Dataset content Block Start
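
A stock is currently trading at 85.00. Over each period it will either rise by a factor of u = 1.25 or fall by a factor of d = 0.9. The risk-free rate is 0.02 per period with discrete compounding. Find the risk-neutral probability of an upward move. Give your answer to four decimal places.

Risk-neutral probability p = (1 + 0.02 − 0.9)/(1.25 − 0.9) = 0.1200/0.3500 = 0.3429

p = 0.3429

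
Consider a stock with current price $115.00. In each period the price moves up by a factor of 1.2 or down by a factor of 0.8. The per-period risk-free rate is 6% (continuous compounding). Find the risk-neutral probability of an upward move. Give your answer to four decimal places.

p = 0.6546

Risk-neutral probability p = (e^0.06 − 0.8)/(1.2 − 0.8) = 0.2618/0.4000 = 0.6546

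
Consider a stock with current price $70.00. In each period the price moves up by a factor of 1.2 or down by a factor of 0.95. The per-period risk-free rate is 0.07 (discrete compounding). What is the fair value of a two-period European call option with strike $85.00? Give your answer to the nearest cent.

Risk-neutral probability p = (1 + 0.07 − 0.95)/(1.2 − 0.95) = 0.1200/0.2500 = 0.4800
Terminal stock prices: S_uu = 100.8, S_ud = 79.8, S_dd = 63.17
Terminal payoffs (S − K): max(15.8, 0) = 15.8, max(-5.2, 0) = 0, max(-21.83, 0) = 0
Node u (S = 84): V_u = 1/1.07·[0.4800·15.8000 + 0.5200·0.0000] = 7.0879
Node d (S = 66.5): V_d = 1/1.07·[0.4800·0.0000 + 0.5200·0.0000] = 0.0000
Node 0 (S = 70): V_0 = 1/1.07·[0.4800·7.0879 + 0.5200·0.0000] = 3.1796

$3.18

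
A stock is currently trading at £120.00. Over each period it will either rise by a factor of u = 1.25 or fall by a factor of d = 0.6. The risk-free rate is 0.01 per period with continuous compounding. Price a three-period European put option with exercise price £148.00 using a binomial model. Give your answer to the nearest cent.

£44.67

Risk-neutral probability p = (e^0.01 − 0.6)/(1.25 − 0.6) = 0.4101/0.6500 = 0.6308
Terminal stock prices: S_uuu = 234.4, S_uud = 112.5, S_udd = 54, S_ddd = 25.92
Terminal payoffs (K − S): max(-86.38, 0) = 0, max(35.5, 0) = 35.5, max(94, 0) = 94, max(122.1, 0) = 122.1
Node uu (S = 187.5): V_uu = e^(−0.01)·[0.6308·0.0000 + 0.3692·35.5000] = 12.9746
Node ud (S = 90): V_ud = e^(−0.01)·[0.6308·35.5000 + 0.3692·94.0000] = 56.5274
Node dd (S = 43.2): V_dd = e^(−0.01)·[0.6308·94.0000 + 0.3692·122.0800] = 103.3274
Node u (S = 150): V_u = e^(−0.01)·[0.6308·12.9746 + 0.3692·56.5274] = 28.7632
Node d (S = 72): V_d = e^(−0.01)·[0.6308·56.5274 + 0.3692·103.3274] = 73.0694
Node 0 (S = 120): V_0 = e^(−0.01)·[0.6308·28.7632 + 0.3692·73.0694] = 44.6700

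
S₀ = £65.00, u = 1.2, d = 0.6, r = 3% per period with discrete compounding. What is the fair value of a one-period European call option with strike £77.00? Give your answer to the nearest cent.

£0.70

Risk-neutral probability p = (1 + 0.03 − 0.6)/(1.2 − 0.6) = 0.4300/0.6000 = 0.7167
Terminal stock prices: S_u = 78, S_d = 39
Terminal payoffs (S − K): max(1, 0) = 1, max(-38, 0) = 0
Node 0 (S = 65): V_0 = 1/1.03·[0.7167·1.0000 + 0.2833·0.0000] = 0.6958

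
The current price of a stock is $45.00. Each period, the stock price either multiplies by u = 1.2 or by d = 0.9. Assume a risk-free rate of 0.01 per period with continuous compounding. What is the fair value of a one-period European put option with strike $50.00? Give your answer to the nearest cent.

$5.96

Risk-neutral probability p = (e^0.01 − 0.9)/(1.2 − 0.9) = 0.1101/0.3000 = 0.3668
Terminal stock prices: S_u = 54, S_d = 40.5
Terminal payoffs (K − S): max(-4, 0) = 0, max(9.5, 0) = 9.5
Node 0 (S = 45): V_0 = e^(−0.01)·[0.3668·0.0000 + 0.6332·9.5000] = 5.9552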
Dataset content Block End
= Work request =
Having read the entries, repeat them all exactly.

= Completed task =
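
A stock is currently trading at 85.00. Over each period it will either rise by a factor of u = 1.25 or fall by a factor of d = 0.9. The risk-free rate is 0.02 per period with discrete compounding. Find the risk-neutral probability of an upward move. Give your answer to four decimal places.

Risk-neutral probability p = (1 + 0.02 − 0.9)/(1.25 − 0.9) = 0.1200/0.3500 = 0.3429

p = 0.3429

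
Consider a stock with current price $115.00. In each period the price moves up by a factor of 1.2 or down by a factor of 0.8. The per-period risk-free rate is 6% (continuous compounding). Find the risk-neutral probability of an upward move. Give your answer to four decimal places.

p = 0.6546

Risk-neutral probability p = (e^0.06 − 0.8)/(1.2 − 0.8) = 0.2618/0.4000 = 0.6546

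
Consider a stock with current price $70.00. In each period the price moves up by a factor of 1.2 or down by a factor of 0.95. The per-period risk-free rate is 0.07 (discrete compounding). What is the fair value of a two-period European call option with strike $85.00? Give your answer to the nearest cent.

Risk-neutral probability p = (1 + 0.07 − 0.95)/(1.2 − 0.95) = 0.1200/0.2500 = 0.4800
Terminal stock prices: S_uu = 100.8, S_ud = 79.8, S_dd = 63.17
Terminal payoffs (S − K): max(15.8, 0) = 15.8, max(-5.2, 0) = 0, max(-21.83, 0) = 0
Node u (S = 84): V_u = 1/1.07·[0.4800·15.8000 + 0.5200·0.0000] = 7.0879
Node d (S = 66.5): V_d = 1/1.07·[0.4800·0.0000 + 0.5200·0.0000] = 0.0000
Node 0 (S = 70): V_0 = 1/1.07·[0.4800·7.0879 + 0.5200·0.0000] = 3.1796

$3.18

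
A stock is currently trading at £120.00. Over each period it will either rise by a factor of u = 1.25 or fall by a factor of d = 0.6. The risk-free rate is 0.01 per period with continuous compounding. Price a three-period European put option with exercise price £148.00 using a binomial model. Give your answer to the nearest cent.

£44.67

Risk-neutral probability p = (e^0.01 − 0.6)/(1.25 − 0.6) = 0.4101/0.6500 = 0.6308
Terminal stock prices: S_uuu = 234.4, S_uud = 112.5, S_udd = 54, S_ddd = 25.92
Terminal payoffs (K − S): max(-86.38, 0) = 0, max(35.5, 0) = 35.5, max(94, 0) = 94, max(122.1, 0) = 122.1
Node uu (S = 187.5): V_uu = e^(−0.01)·[0.6308·0.0000 + 0.3692·35.5000] = 12.9746
Node ud (S = 90): V_ud = e^(−0.01)·[0.6308·35.5000 + 0.3692·94.0000] = 56.5274
Node dd (S = 43.2): V_dd = e^(−0.01)·[0.6308·94.0000 + 0.3692·122.0800] = 103.3274
Node u (S = 150): V_u = e^(−0.01)·[0.6308·12.9746 + 0.3692·56.5274] = 28.7632
Node d (S = 72): V_d = e^(−0.01)·[0.6308·56.5274 + 0.3692·103.3274] = 73.0694
Node 0 (S = 120): V_0 = e^(−0.01)·[0.6308·28.7632 + 0.3692·73.0694] = 44.6700

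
S₀ = £65.00, u = 1.2, d = 0.6, r = 3% per period with discrete compounding. What is the fair value of a one-period European call option with strike £77.00? Give your answer to the nearest cent.

£0.70

Risk-neutral probability p = (1 + 0.03 − 0.6)/(1.2 − 0.6) = 0.4300/0.6000 = 0.7167
Terminal stock prices: S_u = 78, S_d = 39
Terminal payoffs (S − K): max(1, 0) = 1, max(-38, 0) = 0
Node 0 (S = 65): V_0 = 1/1.03·[0.7167·1.0000 + 0.2833·0.0000] = 0.6958

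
The current price of a stock is $45.00. Each period, the stock price either multiplies by u = 1.2 or by d = 0.9. Assume a risk-free rate of 0.01 per period with continuous compounding. What is the fair value of a one-period European put option with strike $50.00? Give your answer to the nearest cent.

$5.96

Risk-neutral probability p = (e^0.01 − 0.9)/(1.2 − 0.9) = 0.1101/0.3000 = 0.3668
Terminal stock prices: S_u = 54, S_d = 40.5
Terminal payoffs (K − S): max(-4, 0) = 0, max(9.5, 0) = 9.5
Node 0 (S = 45): V_0 = e^(−0.01)·[0.3668·0.0000 + 0.6332·9.5000] = 5.9552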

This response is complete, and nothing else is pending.